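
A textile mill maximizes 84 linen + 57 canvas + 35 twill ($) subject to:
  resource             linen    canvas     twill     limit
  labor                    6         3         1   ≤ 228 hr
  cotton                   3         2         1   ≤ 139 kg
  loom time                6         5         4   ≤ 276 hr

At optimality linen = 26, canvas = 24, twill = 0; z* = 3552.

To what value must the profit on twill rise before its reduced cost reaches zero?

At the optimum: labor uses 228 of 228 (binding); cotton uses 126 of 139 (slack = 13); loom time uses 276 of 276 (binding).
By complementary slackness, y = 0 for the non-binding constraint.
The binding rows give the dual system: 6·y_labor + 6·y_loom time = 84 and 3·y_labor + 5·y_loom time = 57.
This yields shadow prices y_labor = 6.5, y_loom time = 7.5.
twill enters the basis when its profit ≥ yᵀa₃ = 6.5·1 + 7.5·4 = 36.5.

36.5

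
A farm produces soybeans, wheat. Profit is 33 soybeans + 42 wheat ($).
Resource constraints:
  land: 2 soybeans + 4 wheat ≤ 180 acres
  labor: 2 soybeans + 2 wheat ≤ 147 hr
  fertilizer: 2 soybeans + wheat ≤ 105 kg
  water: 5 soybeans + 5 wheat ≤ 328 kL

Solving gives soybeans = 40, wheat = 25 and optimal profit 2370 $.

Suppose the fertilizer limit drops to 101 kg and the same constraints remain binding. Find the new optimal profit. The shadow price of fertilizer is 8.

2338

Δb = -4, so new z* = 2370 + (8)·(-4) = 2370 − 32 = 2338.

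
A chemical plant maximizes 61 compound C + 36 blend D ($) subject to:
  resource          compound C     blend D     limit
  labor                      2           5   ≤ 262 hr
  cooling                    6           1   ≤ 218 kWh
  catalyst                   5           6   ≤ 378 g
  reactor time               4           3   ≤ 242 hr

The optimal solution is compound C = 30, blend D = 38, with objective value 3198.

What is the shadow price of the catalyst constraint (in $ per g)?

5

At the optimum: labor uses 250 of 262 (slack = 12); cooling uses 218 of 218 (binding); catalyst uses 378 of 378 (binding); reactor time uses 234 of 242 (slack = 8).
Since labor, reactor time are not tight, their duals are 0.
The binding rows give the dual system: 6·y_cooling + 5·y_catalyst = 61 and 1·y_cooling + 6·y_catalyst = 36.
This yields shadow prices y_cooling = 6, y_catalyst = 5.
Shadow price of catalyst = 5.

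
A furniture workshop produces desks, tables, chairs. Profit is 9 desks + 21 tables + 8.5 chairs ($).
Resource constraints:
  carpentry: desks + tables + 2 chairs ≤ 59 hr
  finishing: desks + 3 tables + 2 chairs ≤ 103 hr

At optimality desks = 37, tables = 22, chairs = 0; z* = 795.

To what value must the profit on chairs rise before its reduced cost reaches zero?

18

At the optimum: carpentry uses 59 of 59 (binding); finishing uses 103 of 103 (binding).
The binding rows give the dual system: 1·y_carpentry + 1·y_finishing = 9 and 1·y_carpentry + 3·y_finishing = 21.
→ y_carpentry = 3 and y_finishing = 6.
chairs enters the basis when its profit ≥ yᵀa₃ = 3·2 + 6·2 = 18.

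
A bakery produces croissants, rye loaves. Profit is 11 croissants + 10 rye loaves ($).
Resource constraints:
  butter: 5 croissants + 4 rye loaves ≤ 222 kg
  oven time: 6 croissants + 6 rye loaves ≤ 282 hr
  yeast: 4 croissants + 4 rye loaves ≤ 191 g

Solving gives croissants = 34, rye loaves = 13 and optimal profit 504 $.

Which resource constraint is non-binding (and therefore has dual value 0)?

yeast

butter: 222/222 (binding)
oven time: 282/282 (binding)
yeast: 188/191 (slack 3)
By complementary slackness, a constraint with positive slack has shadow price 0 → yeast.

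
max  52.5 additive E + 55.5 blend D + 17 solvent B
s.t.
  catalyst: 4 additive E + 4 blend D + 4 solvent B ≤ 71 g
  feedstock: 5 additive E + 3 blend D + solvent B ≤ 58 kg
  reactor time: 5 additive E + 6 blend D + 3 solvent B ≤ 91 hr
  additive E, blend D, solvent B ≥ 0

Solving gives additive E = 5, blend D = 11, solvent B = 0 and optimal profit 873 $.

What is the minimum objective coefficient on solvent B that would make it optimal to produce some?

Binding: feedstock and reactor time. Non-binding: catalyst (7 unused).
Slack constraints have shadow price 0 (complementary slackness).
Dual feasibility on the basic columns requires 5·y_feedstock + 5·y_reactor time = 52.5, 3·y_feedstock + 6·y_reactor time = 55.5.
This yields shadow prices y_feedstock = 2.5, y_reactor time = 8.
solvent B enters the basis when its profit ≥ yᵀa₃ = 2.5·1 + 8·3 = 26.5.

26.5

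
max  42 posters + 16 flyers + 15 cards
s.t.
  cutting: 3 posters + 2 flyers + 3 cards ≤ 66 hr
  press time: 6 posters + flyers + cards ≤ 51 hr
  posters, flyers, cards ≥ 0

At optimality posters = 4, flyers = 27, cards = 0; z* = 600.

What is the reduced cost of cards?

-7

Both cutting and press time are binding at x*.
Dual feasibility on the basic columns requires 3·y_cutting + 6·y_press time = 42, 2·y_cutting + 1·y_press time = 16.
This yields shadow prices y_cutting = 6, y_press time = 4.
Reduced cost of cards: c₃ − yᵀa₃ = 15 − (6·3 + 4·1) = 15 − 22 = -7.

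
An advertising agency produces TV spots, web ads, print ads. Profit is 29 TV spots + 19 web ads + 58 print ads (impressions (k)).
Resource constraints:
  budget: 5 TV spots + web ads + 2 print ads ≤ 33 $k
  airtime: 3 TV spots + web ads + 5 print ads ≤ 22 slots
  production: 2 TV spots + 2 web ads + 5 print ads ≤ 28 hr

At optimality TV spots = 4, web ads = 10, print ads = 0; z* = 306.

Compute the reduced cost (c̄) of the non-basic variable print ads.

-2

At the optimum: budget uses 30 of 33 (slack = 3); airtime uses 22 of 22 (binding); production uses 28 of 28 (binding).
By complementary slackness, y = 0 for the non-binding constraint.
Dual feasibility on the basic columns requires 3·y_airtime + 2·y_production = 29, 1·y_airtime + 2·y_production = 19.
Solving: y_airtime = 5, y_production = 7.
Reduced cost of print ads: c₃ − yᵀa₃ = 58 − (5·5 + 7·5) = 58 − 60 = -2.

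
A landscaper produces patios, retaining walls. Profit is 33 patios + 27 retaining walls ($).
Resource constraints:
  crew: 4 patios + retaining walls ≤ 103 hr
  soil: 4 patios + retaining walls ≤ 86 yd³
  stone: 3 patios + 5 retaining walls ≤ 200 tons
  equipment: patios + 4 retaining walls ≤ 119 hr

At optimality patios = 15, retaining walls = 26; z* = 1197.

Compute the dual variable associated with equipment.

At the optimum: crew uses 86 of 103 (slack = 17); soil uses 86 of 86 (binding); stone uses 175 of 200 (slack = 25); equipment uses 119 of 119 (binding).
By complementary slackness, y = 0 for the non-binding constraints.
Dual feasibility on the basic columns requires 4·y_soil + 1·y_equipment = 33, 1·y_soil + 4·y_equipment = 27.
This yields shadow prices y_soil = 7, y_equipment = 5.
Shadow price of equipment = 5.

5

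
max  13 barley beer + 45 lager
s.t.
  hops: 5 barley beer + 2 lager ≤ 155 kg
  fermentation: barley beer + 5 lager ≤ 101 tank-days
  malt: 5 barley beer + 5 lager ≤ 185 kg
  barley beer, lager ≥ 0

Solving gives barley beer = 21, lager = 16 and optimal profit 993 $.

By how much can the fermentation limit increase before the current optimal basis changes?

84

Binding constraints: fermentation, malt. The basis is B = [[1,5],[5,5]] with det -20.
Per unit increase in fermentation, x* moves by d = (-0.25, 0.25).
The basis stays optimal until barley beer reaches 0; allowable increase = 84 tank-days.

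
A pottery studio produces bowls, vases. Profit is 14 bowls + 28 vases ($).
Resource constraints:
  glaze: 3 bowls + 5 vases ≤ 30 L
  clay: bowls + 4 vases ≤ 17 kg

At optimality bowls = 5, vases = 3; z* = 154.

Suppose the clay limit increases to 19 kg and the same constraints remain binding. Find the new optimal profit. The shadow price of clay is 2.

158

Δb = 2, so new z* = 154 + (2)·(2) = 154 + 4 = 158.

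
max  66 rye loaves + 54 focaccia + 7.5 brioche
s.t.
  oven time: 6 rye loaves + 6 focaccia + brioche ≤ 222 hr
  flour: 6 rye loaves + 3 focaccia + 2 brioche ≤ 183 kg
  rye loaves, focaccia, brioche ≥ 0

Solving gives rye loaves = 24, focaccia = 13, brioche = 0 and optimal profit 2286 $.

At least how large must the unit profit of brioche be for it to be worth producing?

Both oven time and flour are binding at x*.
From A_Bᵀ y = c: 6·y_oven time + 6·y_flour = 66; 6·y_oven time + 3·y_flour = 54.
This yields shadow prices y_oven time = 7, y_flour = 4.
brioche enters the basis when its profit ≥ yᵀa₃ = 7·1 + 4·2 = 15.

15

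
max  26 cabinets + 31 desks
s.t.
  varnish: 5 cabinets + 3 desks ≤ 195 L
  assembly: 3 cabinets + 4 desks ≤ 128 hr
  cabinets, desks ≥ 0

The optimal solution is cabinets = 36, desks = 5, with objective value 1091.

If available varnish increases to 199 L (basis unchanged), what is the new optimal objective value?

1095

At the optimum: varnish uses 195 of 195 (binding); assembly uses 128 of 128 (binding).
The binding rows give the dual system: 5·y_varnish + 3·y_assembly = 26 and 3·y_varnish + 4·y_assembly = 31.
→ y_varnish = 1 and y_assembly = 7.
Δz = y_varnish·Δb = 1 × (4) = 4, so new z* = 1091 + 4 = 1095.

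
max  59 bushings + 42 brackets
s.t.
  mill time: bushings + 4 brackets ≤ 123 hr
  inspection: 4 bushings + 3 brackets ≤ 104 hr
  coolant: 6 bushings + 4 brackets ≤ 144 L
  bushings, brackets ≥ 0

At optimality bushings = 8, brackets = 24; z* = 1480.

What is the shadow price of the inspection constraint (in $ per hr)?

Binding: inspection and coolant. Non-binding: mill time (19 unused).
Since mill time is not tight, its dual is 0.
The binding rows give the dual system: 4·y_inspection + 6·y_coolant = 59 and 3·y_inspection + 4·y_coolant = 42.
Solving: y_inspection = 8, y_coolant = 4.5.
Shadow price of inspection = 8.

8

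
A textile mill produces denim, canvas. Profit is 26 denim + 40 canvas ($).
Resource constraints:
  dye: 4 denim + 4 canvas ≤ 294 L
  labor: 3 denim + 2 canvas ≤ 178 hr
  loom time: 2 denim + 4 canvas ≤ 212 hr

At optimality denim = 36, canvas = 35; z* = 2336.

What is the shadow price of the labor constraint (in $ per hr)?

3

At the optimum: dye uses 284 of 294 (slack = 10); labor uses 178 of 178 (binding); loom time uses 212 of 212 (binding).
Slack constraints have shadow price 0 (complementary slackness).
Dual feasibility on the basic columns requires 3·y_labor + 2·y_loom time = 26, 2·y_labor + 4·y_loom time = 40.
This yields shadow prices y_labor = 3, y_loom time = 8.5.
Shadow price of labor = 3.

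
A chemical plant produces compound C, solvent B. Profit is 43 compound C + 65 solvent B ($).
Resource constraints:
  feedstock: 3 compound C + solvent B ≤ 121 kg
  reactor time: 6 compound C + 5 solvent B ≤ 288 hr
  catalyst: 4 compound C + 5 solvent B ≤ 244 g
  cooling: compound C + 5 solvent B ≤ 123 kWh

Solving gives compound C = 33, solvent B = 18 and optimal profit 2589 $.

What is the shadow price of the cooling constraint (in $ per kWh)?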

....

▶ **What to work on**: A lone number is the expected answer: the count of lines in these entries holding the string "chemical".

▶ **Problem solution**: 2